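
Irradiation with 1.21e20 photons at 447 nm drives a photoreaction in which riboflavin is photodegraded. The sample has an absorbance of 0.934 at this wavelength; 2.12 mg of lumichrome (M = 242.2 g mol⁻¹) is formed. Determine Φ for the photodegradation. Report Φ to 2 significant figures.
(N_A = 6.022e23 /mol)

Φ = 0.049

Product: 2.12 mg / 242.2 g mol⁻¹ = 8.753e-6 mol.
Moles of photons: 1.21e20 / 6.022e23 = 2.009e-4 mol.
Fraction absorbed: 1 − 10^(−0.934) = 0.8836.
Photons absorbed: 0.8836 × 2.009e-4 = 1.775e-4 mol.
Φ = 8.753e-6 mol / 1.775e-4 mol photons = 0.049.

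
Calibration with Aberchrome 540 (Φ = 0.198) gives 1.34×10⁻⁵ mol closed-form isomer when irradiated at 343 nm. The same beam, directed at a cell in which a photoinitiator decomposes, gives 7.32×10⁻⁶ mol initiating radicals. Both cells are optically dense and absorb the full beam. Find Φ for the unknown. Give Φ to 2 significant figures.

Photons absorbed by the actinometer: 1.34×10⁻⁵ / 0.198 = 6.768×10⁻⁵ mol.
Φ(unknown) = 7.32×10⁻⁶ / 6.768×10⁻⁵ = 0.11.

Φ = 0.11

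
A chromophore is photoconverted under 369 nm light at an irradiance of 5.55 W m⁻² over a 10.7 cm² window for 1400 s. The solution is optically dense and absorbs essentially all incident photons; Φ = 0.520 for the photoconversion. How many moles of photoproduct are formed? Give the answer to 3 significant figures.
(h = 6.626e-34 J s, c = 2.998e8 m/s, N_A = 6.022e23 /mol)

1.33e-5 mol

Photon energy at 369 nm: hc/λ = (6.626e-34)(2.998e8)/(369e-9) = 5.383e-19 J.
Energy delivered: (5.55 W m⁻²)(10.7e-4 m²)(1400 s) = 8.314 J.
Photons incident: 8.314 / 5.383e-19 = 1.544e19, i.e. 1.544e19/6.022e23 = 2.564e-5 mol.
Product: Φ × n_abs = 0.520 × 2.564e-5 = 1.333e-5 mol.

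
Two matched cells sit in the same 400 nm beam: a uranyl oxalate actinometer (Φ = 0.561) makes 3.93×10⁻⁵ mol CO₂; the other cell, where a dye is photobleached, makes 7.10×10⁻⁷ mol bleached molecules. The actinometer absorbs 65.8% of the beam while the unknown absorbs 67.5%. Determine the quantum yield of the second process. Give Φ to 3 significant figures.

Φ = 0.00988

Photons absorbed by the actinometer: 3.93×10⁻⁵ / 0.561 = 7.005×10⁻⁵ mol.
Incident flux: 7.005×10⁻⁵ / 0.658 = 1.065×10⁻⁴ einstein.
Absorbed by unknown: 0.675 × 1.065×10⁻⁴ = 7.189×10⁻⁵ mol.
Φ(unknown) = 7.10×10⁻⁷ / 7.189×10⁻⁵ = 0.00988.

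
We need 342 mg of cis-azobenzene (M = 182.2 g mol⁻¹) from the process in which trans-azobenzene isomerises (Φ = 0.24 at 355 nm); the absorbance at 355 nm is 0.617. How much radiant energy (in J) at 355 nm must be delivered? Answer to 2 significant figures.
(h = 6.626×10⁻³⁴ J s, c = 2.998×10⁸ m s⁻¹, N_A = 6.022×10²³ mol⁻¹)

Product: 342 mg / 182.2 g mol⁻¹ = 0.001877 mol.
Photons that must be absorbed: 0.001877 / 0.24 = 0.007821 mol.
Fraction absorbed: 1 − 10^(−0.617) = 0.7585.
Incident photons needed: 0.007821 / 0.7585 = 0.01031 mol.
Photon energy: hc/λ = 5.596×10⁻¹⁹ J; per mole, 3.370×10⁵ J mol⁻¹.
Energy required: 0.01031 × 3.370×10⁵ = 3500 J.

3500 J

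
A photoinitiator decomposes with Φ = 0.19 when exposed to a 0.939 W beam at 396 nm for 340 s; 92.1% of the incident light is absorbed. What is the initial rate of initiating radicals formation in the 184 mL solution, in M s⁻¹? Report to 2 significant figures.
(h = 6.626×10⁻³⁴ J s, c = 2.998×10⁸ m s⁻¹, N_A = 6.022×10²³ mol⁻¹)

Photon energy at 396 nm: hc/λ = (6.626×10⁻³⁴)(2.998×10⁸)/(396×10⁻⁹) = 5.016×10⁻¹⁹ J.
Energy delivered: (0.939 W)(340 s) = 319.3 J.
Photons incident: 319.3 / 5.016×10⁻¹⁹ = 6.366×10²⁰, i.e. 6.366×10²⁰/6.022×10²³ = 0.001057 mol.
Photons absorbed: 0.921 × 0.001057 = 9.735×10⁻⁴ mol.
Product formed: 0.19 × 9.735×10⁻⁴ = 1.850×10⁻⁴ mol.
Rate: 1.850×10⁻⁴ mol / (340 s × 0.184 L) = 3.0×10⁻⁶ M s⁻¹.

3.0×10⁻⁶ M s⁻¹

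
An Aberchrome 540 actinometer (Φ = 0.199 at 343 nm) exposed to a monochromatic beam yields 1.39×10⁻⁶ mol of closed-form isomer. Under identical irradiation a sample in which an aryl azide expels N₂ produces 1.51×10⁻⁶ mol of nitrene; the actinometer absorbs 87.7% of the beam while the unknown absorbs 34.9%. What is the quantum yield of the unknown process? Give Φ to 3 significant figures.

Photons absorbed by the actinometer: 1.39×10⁻⁶ / 0.199 = 6.985×10⁻⁶ mol.
Incident flux: 6.985×10⁻⁶ / 0.877 = 7.965×10⁻⁶ einstein.
Absorbed by unknown: 0.349 × 7.965×10⁻⁶ = 2.780×10⁻⁶ mol.
Φ(unknown) = 1.51×10⁻⁶ / 2.780×10⁻⁶ = 0.543.

Φ = 0.543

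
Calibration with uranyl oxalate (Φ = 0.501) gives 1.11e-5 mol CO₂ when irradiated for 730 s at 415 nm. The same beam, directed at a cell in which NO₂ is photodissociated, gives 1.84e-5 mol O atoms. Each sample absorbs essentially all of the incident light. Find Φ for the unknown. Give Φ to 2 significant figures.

Φ = 0.83

Photons absorbed by the actinometer: 1.11e-5 / 0.501 = 2.216e-5 mol.
Φ(unknown) = 1.84e-5 / 2.216e-5 = 0.83.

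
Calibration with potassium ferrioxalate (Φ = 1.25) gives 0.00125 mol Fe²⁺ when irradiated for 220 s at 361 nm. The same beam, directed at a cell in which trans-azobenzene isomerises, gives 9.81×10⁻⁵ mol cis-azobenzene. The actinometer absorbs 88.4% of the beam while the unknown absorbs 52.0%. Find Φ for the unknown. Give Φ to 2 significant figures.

Φ = 0.17

Photons absorbed by the actinometer: 0.00125 / 1.25 = 0.001000 mol.
Incident flux: 0.001000 / 0.884 = 0.001131 einstein.
Absorbed by unknown: 0.520 × 0.001131 = 5.881×10⁻⁴ mol.
Φ(unknown) = 9.81×10⁻⁵ / 5.881×10⁻⁴ = 0.17.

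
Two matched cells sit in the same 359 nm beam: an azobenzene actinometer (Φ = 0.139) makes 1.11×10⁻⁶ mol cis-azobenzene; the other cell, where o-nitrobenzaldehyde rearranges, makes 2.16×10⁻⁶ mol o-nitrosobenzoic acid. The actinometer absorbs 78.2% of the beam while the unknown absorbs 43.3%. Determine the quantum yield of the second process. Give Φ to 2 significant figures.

Φ = 0.49

Photons absorbed by the actinometer: 1.11×10⁻⁶ / 0.139 = 7.986×10⁻⁶ mol.
Incident flux: 7.986×10⁻⁶ / 0.782 = 1.021×10⁻⁵ einstein.
Absorbed by unknown: 0.433 × 1.021×10⁻⁵ = 4.421×10⁻⁶ mol.
Φ(unknown) = 2.16×10⁻⁶ / 4.421×10⁻⁶ = 0.49.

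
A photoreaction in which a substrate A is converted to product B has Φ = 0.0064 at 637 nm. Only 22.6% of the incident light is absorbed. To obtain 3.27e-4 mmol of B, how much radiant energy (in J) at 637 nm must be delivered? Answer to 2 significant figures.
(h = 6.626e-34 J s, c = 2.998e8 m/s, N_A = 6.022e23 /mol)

42 J

Product: 3.27e-4 mmol = 3.27e-7 mol.
Photons that must be absorbed: 3.27e-7 / 0.0064 = 5.109e-5 mol.
Incident photons needed: 5.109e-5 / 0.226 = 2.261e-4 mol.
Photon energy: hc/λ = 3.118e-19 J; per mole, 1.878e5 J mol⁻¹.
Energy required: 2.261e-4 × 1.878e5 = 42 J.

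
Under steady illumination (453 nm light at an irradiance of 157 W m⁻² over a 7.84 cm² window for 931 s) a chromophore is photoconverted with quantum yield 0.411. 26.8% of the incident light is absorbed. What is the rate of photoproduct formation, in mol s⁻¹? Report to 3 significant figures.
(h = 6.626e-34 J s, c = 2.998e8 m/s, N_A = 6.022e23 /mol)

5.13e-8 mol s⁻¹

Photon energy at 453 nm: hc/λ = (6.626e-34)(2.998e8)/(453e-9) = 4.385e-19 J.
Energy delivered: (157 W m⁻²)(7.84e-4 m²)(931 s) = 114.6 J.
Photons incident: 114.6 / 4.385e-19 = 2.613e20, i.e. 2.613e20/6.022e23 = 4.339e-4 mol.
Photons absorbed: 0.268 × 4.339e-4 = 1.163e-4 mol.
Product formed: 0.411 × 1.163e-4 = 4.780e-5 mol.
Rate: 4.780e-5 / 931 s = 5.13e-8 mol s⁻¹.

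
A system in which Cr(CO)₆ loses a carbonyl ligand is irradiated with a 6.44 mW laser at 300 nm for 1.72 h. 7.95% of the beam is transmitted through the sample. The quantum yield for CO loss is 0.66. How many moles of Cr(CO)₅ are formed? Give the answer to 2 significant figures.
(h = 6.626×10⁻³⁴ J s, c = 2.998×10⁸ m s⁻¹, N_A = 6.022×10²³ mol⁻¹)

Photon energy at 300 nm: hc/λ = (6.626×10⁻³⁴)(2.998×10⁸)/(300×10⁻⁹) = 6.622×10⁻¹⁹ J.
Energy delivered: (6.44 mW)(6192 s) = 39.88 J.
Photons incident: 39.88 / 6.622×10⁻¹⁹ = 6.022×10¹⁹, i.e. 6.022×10¹⁹/6.022×10²³ = 1.000×10⁻⁴ mol.
Fraction absorbed: 1 − 7.95/100 = 0.9205.
Photons absorbed: 0.9205 × 1.000×10⁻⁴ = 9.205×10⁻⁵ mol.
Product: Φ × n_abs = 0.66 × 9.205×10⁻⁵ = 6.075×10⁻⁵ mol.

6.1×10⁻⁵ mol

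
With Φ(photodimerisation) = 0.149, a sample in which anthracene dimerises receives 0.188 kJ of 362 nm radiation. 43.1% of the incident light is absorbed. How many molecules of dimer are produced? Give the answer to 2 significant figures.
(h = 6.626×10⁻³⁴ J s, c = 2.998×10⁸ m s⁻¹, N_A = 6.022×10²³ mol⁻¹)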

**GOAL OF THE EXERCISE**. In the entries above, how many lines hold the word "photoproduct"? Answer with the number only.

**PROBLEM SOLUTION**. 2